- **WHAT THE TASK ASKS**
Scan the lines below for the string "value" and copy every one that has it.

- **ENTRIES PROVIDED**
-----

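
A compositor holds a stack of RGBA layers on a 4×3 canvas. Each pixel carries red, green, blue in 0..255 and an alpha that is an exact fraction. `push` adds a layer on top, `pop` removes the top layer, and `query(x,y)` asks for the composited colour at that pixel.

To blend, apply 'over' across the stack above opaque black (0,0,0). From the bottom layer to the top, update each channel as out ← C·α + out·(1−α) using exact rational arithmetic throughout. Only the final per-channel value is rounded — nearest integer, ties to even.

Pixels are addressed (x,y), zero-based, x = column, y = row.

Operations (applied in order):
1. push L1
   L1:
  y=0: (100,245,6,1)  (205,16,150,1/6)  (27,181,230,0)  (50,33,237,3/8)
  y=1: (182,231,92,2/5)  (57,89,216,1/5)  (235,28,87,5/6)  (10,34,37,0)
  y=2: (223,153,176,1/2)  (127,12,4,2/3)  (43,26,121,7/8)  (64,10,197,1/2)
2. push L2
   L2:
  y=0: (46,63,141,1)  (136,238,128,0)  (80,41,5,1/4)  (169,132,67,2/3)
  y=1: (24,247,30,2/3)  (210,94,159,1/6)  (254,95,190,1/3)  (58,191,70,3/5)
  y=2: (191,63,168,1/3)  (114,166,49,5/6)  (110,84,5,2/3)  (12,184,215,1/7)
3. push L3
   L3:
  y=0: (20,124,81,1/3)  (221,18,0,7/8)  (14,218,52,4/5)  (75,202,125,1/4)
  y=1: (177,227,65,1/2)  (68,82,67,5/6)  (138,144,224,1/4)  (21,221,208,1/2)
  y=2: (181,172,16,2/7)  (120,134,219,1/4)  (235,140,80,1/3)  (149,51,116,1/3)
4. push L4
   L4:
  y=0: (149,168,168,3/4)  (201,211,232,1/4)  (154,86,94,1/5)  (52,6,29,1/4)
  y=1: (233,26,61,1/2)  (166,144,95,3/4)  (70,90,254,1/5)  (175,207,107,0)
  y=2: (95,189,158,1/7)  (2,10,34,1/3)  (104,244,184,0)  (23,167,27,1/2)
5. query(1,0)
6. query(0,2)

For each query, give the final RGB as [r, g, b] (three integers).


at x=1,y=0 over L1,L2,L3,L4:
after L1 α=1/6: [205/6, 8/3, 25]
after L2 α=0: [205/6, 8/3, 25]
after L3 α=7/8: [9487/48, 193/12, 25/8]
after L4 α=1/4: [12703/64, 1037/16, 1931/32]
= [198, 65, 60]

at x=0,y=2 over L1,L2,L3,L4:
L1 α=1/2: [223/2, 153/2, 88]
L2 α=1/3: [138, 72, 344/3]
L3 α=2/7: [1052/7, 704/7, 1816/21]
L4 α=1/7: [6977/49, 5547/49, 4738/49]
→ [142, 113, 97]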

-----

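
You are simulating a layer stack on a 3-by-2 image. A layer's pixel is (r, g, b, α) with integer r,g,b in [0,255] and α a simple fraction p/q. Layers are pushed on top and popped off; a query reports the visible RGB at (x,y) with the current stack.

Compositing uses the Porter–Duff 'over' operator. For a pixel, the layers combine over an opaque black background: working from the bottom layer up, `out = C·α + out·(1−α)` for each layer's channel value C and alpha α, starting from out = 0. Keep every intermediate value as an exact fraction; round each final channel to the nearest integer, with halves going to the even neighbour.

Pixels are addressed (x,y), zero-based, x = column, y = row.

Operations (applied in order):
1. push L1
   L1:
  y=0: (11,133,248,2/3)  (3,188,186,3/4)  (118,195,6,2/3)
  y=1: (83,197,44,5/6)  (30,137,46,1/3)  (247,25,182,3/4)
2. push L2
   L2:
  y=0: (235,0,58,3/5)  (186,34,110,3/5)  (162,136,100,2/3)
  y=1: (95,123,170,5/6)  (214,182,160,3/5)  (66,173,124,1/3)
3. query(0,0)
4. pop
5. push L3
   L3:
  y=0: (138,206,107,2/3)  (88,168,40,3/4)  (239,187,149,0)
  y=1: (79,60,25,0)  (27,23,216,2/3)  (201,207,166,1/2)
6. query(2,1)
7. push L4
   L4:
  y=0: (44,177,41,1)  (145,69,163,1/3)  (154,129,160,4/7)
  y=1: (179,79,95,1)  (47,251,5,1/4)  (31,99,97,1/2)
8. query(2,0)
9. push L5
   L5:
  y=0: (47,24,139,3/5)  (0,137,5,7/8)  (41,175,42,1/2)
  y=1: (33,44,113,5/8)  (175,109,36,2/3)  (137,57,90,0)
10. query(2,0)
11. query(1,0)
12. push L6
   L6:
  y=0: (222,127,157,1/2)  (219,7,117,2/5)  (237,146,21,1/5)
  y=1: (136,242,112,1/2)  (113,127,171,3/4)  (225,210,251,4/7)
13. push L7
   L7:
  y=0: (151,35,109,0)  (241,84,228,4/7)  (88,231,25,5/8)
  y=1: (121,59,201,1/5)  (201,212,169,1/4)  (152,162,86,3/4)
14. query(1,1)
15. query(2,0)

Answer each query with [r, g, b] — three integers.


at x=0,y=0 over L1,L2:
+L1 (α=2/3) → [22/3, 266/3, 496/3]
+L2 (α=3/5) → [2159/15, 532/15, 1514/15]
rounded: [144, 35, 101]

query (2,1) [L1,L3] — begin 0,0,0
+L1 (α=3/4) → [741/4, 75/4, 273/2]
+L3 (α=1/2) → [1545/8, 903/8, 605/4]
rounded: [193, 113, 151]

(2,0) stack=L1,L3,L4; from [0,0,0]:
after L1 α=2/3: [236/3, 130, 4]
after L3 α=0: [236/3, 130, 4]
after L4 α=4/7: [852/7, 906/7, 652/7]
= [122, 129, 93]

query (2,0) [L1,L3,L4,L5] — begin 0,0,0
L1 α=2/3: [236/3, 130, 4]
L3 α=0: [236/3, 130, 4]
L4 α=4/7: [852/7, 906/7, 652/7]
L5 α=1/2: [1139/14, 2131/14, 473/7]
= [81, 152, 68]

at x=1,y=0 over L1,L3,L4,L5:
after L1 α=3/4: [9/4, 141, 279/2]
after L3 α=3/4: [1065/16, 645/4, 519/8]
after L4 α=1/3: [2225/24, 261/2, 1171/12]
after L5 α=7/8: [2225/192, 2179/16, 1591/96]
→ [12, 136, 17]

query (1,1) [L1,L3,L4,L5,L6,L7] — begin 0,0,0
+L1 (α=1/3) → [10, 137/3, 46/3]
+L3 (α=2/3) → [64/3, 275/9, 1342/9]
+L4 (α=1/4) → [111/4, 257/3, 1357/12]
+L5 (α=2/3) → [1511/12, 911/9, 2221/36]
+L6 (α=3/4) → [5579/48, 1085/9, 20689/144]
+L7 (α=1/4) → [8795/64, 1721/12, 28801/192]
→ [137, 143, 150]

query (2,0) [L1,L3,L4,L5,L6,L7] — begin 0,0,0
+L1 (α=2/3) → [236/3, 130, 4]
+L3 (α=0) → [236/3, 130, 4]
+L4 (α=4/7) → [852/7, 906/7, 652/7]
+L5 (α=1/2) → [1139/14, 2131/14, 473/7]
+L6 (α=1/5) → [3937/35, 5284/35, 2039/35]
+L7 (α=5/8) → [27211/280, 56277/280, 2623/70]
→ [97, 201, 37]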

-----

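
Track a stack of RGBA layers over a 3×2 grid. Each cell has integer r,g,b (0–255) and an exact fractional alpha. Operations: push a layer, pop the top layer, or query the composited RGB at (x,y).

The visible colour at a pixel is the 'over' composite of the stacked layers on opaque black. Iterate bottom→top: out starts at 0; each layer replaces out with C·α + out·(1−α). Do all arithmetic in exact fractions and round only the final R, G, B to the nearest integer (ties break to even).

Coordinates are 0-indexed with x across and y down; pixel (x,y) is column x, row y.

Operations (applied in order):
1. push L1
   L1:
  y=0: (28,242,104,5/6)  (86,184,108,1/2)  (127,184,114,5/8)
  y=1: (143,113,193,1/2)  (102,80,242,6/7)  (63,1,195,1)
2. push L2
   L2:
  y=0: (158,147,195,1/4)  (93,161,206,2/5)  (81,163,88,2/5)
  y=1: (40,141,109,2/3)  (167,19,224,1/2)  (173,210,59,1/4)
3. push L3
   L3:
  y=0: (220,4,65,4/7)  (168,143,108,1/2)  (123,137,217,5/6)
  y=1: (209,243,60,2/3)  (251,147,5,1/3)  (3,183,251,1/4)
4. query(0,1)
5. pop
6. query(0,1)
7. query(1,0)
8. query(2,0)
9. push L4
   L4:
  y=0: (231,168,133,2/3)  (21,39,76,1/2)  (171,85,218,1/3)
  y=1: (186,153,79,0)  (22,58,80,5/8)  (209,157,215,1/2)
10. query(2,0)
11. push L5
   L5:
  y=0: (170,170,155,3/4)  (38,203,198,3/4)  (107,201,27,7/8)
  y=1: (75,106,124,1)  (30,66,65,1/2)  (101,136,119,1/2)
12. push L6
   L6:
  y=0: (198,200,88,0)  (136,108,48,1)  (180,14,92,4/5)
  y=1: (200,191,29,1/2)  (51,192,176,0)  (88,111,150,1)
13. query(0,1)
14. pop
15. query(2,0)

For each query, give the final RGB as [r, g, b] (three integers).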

-----

- **OUTPUT FOR THIS EXERCISE**
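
To blend, apply 'over' across the stack above opaque black (0,0,0). From the bottom layer to the top, update each channel as out ← C·α + out·(1−α) using exact rational arithmetic throughout. Only the final per-channel value is rounded — nearest integer, ties to even.
Compositing uses the Porter–Duff 'over' operator. For a pixel, the layers combine over an opaque black background: working from the bottom layer up, `out = C·α + out·(1−α)` for each layer's channel value C and alpha α, starting from out = 0. Keep every intermediate value as an exact fraction; round each final channel to the nearest integer, with halves going to the even neighbour.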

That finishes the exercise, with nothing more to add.